(Stored items)
=== Begin Enclosure ===

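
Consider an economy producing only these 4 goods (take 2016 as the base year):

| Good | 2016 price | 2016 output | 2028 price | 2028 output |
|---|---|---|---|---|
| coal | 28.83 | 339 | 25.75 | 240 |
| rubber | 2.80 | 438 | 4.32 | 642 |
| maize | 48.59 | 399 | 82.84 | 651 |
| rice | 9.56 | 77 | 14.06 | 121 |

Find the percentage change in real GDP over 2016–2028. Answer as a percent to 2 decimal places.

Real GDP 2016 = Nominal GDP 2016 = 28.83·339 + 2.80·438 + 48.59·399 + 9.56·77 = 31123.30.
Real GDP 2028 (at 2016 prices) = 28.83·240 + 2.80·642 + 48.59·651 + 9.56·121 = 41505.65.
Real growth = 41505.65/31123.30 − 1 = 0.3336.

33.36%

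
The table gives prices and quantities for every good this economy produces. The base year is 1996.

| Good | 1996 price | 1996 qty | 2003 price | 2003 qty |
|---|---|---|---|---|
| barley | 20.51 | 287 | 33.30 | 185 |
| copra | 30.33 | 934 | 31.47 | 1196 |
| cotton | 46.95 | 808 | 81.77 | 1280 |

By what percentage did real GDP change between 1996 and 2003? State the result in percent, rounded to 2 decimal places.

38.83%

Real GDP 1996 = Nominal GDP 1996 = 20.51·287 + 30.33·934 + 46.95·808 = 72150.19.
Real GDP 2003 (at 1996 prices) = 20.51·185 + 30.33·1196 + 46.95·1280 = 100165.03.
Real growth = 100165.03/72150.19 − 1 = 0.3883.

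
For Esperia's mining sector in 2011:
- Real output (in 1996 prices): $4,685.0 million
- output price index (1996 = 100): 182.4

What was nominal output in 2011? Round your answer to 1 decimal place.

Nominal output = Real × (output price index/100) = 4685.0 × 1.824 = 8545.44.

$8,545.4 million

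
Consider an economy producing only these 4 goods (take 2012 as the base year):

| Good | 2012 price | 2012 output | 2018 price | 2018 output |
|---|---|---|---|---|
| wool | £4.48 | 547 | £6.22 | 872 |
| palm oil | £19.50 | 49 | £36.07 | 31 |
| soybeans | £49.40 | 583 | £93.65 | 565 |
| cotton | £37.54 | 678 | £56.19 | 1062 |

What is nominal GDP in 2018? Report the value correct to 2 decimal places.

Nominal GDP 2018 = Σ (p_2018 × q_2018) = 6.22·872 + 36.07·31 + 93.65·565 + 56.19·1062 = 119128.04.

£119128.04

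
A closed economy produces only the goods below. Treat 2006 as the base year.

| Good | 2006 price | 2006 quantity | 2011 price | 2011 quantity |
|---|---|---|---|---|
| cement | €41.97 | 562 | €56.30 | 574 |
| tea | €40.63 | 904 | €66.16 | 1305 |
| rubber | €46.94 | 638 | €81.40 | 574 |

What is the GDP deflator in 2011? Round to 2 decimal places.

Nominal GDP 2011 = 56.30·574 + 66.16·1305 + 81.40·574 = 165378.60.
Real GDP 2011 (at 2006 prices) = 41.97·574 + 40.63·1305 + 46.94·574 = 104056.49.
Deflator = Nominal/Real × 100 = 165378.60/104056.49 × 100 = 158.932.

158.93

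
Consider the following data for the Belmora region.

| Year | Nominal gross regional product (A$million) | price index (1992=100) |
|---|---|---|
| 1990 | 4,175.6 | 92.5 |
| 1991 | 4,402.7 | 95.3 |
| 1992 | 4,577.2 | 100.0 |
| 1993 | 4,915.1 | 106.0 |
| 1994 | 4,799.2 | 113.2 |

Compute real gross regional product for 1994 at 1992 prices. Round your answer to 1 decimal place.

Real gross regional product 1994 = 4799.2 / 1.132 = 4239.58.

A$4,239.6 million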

=== End Enclosure ===
=== Begin Enclosure ===

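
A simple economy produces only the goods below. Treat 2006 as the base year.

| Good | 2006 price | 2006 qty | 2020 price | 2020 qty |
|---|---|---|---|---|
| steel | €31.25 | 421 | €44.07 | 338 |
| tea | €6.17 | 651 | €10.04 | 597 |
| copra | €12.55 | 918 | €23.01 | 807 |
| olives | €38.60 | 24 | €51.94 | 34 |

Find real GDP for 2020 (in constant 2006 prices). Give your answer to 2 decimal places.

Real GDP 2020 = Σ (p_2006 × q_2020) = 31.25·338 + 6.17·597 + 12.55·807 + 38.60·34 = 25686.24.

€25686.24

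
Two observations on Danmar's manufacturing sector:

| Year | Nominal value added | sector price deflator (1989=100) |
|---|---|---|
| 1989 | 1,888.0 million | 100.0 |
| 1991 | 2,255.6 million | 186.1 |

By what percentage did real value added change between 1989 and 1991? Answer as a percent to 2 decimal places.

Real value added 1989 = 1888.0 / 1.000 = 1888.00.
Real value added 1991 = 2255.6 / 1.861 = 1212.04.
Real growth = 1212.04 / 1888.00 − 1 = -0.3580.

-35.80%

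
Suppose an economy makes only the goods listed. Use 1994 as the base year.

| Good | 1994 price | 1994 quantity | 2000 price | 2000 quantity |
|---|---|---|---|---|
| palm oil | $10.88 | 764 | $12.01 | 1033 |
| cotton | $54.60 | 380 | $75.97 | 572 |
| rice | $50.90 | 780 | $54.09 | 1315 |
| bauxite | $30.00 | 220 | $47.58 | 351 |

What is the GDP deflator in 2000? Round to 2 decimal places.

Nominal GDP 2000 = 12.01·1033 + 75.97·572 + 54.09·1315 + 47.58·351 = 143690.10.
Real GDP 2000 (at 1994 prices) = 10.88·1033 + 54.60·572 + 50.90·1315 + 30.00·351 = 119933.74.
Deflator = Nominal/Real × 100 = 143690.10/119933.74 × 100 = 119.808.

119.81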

=== End Enclosure ===

Please copy the lines above from the line with "Find real GDP" up to and including the line with "million | 186.1 |", exactly as written and with nothing else.

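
Find real GDP for 2020 (in constant 2006 prices). Give your answer to 2 decimal places.

Real GDP 2020 = Σ (p_2006 × q_2020) = 31.25·338 + 6.17·597 + 12.55·807 + 38.60·34 = 25686.24.

€25686.24

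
Two observations on Danmar's manufacturing sector:

| Year | Nominal value added | sector price deflator (1989=100) |
|---|---|---|
| 1989 | 1,888.0 million | 100.0 |
| 1991 | 2,255.6 million | 186.1 |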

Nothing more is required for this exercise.